For this exercise, set down all the records exactly as given.

+--

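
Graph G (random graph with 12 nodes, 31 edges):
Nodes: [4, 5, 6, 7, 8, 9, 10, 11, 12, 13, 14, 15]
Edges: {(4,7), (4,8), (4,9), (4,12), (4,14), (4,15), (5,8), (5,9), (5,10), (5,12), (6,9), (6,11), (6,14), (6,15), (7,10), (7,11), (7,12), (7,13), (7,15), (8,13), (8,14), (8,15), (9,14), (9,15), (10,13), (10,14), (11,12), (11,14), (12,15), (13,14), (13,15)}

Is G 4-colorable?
A valid 4-coloring: color 1: [5, 14, 15]; color 2: [4, 11, 13]; color 3: [7, 8, 9]; color 4: [6, 10, 12].
(χ(G) = 4 ≤ 4.)

Yes, G is 4-colorable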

+--

Result:
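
Graph G (random graph with 12 nodes, 31 edges):
Nodes: [4, 5, 6, 7, 8, 9, 10, 11, 12, 13, 14, 15]
Edges: {(4,7), (4,8), (4,9), (4,12), (4,14), (4,15), (5,8), (5,9), (5,10), (5,12), (6,9), (6,11), (6,14), (6,15), (7,10), (7,11), (7,12), (7,13), (7,15), (8,13), (8,14), (8,15), (9,14), (9,15), (10,13), (10,14), (11,12), (11,14), (12,15), (13,14), (13,15)}

Is G 4-colorable?
A valid 4-coloring: color 1: [5, 14, 15]; color 2: [4, 11, 13]; color 3: [7, 8, 9]; color 4: [6, 10, 12].
(χ(G) = 4 ≤ 4.)

Yes, G is 4-colorable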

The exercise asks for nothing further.